Data provided:
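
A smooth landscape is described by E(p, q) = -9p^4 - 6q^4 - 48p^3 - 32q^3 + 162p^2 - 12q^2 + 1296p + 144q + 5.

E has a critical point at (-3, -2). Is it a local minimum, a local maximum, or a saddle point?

local minimum

The mixed partial ∂²E/∂p∂q is 0, so the Hessian at any point is diag(E_pp, E_qq) = diag(36(-3p^2 - 8p + 9), -24(3q^2 + 8q + 1)).
At (-3, -2): H = diag(216, 72).
Both eigenvalues are positive, so H is positive definite: a local minimum.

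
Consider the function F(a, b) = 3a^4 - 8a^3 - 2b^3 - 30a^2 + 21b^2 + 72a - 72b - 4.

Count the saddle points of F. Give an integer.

3

F separates as a function of a plus a function of b, so ∇F=0 decouples.
∂F/∂a = 12(a - 3)(a - 1)(a + 2) = 0 at a ∈ {-2, 1, 3}; ∂F/∂b = -6(b - 4)(b - 3) = 0 at b ∈ {3, 4}.
The Hessian is diagonal: diag(F_aa, F_bb). Second derivatives: F_aa(-2)=180, F_aa(1)=-72, F_aa(3)=120; F_bb(3)=6, F_bb(4)=-6.
Saddle points occur where the two diagonal entries have opposite signs: (-2, 4), (1, 3), (3, 4). Count: 3.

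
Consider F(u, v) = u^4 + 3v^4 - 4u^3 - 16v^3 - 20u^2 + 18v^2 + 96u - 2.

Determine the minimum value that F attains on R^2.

F(u,v) separates as P(u) + Q(v) − 2, so its minimum is min P + min Q − 2.
P'(u) = 4(u - 4)(u - 2)(u + 3) vanishes at u ∈ {-3, 2, 4}; Q'(v) = 12v(v - 3)(v - 1) vanishes at v ∈ {0, 1, 3}.
Local minima of P (where P''>0): P(-3)=-279, P(4)=64. Local minima of Q: Q(0)=0, Q(3)=-27.
So the global minimum of F is P(-3) + Q(3) − 2 = -279 − 27 − 2 = -308, attained at (-3, 3).

-308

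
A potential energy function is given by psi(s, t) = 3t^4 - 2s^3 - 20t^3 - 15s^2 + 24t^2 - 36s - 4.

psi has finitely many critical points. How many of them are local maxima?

psi separates as a function of s plus a function of t, so ∇psi=0 decouples.
∂psi/∂s = -6(s + 2)(s + 3) = 0 at s ∈ {-3, -2}; ∂psi/∂t = 12t(t - 4)(t - 1) = 0 at t ∈ {0, 1, 4}.
The Hessian is diagonal: diag(psi_ss, psi_tt). Second derivatives: psi_ss(-3)=6, psi_ss(-2)=-6; psi_tt(0)=48, psi_tt(1)=-36, psi_tt(4)=144.
Local maxima occur where both diagonal entries negative: (-2, 1). Count: 1.

1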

Work instruction:
Reproduce the entries above in full, so that each one reads exactly as before.

Expected output:
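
A smooth landscape is described by E(p, q) = -9p^4 - 6q^4 - 48p^3 - 32q^3 + 162p^2 - 12q^2 + 1296p + 144q + 5.

E has a critical point at (-3, -2). Is it a local minimum, a local maximum, or a saddle point?

local minimum

The mixed partial ∂²E/∂p∂q is 0, so the Hessian at any point is diag(E_pp, E_qq) = diag(36(-3p^2 - 8p + 9), -24(3q^2 + 8q + 1)).
At (-3, -2): H = diag(216, 72).
Both eigenvalues are positive, so H is positive definite: a local minimum.

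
Consider the function F(a, b) = 3a^4 - 8a^3 - 2b^3 - 30a^2 + 21b^2 + 72a - 72b - 4.

Count the saddle points of F. Give an integer.

3

F separates as a function of a plus a function of b, so ∇F=0 decouples.
∂F/∂a = 12(a - 3)(a - 1)(a + 2) = 0 at a ∈ {-2, 1, 3}; ∂F/∂b = -6(b - 4)(b - 3) = 0 at b ∈ {3, 4}.
The Hessian is diagonal: diag(F_aa, F_bb). Second derivatives: F_aa(-2)=180, F_aa(1)=-72, F_aa(3)=120; F_bb(3)=6, F_bb(4)=-6.
Saddle points occur where the two diagonal entries have opposite signs: (-2, 4), (1, 3), (3, 4). Count: 3.

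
Consider F(u, v) = u^4 + 3v^4 - 4u^3 - 16v^3 - 20u^2 + 18v^2 + 96u - 2.

Determine the minimum value that F attains on R^2.

F(u,v) separates as P(u) + Q(v) − 2, so its minimum is min P + min Q − 2.
P'(u) = 4(u - 4)(u - 2)(u + 3) vanishes at u ∈ {-3, 2, 4}; Q'(v) = 12v(v - 3)(v - 1) vanishes at v ∈ {0, 1, 3}.
Local minima of P (where P''>0): P(-3)=-279, P(4)=64. Local minima of Q: Q(0)=0, Q(3)=-27.
So the global minimum of F is P(-3) + Q(3) − 2 = -279 − 27 − 2 = -308, attained at (-3, 3).

-308

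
A potential energy function is given by psi(s, t) = 3t^4 - 2s^3 - 20t^3 - 15s^2 + 24t^2 - 36s - 4.

psi has finitely many critical points. How many of them are local maxima?

psi separates as a function of s plus a function of t, so ∇psi=0 decouples.
∂psi/∂s = -6(s + 2)(s + 3) = 0 at s ∈ {-3, -2}; ∂psi/∂t = 12t(t - 4)(t - 1) = 0 at t ∈ {0, 1, 4}.
The Hessian is diagonal: diag(psi_ss, psi_tt). Second derivatives: psi_ss(-3)=6, psi_ss(-2)=-6; psi_tt(0)=48, psi_tt(1)=-36, psi_tt(4)=144.
Local maxima occur where both diagonal entries negative: (-2, 1). Count: 1.

1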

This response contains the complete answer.